• [PROBLEM STATEMENT]:
Write out the records below once more, exactly as they stand.

Saved entries:
******************************
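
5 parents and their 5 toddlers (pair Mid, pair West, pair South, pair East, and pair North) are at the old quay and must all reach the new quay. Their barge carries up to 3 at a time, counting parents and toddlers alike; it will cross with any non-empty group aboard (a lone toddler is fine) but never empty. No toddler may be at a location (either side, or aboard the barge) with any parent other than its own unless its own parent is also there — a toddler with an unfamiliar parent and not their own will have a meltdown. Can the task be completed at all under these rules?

Yes

1. parent Mid and toddler Mid cross → the new quay.
2. parent Mid crosses ← the old quay.
3. toddler East, toddler South, and toddler West cross → the new quay.
4. toddler Mid crosses ← the old quay.
5. parent East, parent South, and parent West cross → the new quay.
6. parent West and toddler West cross ← the old quay.
7. parent Mid, parent North, and parent West cross → the new quay.
8. toddler South crosses ← the old quay.
9. toddler Mid and toddler West cross → the new quay.
10. toddler Mid crosses ← the old quay.
11. toddler Mid, toddler North, and toddler South cross → the new quay.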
******************************
• [REPLY]:
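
5 parents and their 5 toddlers (pair Mid, pair West, pair South, pair East, and pair North) are at the old quay and must all reach the new quay. Their barge carries up to 3 at a time, counting parents and toddlers alike; it will cross with any non-empty group aboard (a lone toddler is fine) but never empty. No toddler may be at a location (either side, or aboard the barge) with any parent other than its own unless its own parent is also there — a toddler with an unfamiliar parent and not their own will have a meltdown. Can the task be completed at all under these rules?

Yes

1. parent Mid and toddler Mid cross → the new quay.
2. parent Mid crosses ← the old quay.
3. toddler East, toddler South, and toddler West cross → the new quay.
4. toddler Mid crosses ← the old quay.
5. parent East, parent South, and parent West cross → the new quay.
6. parent West and toddler West cross ← the old quay.
7. parent Mid, parent North, and parent West cross → the new quay.
8. toddler South crosses ← the old quay.
9. toddler Mid and toddler West cross → the new quay.
10. toddler Mid crosses ← the old quay.
11. toddler Mid, toddler North, and toddler South cross → the new quay.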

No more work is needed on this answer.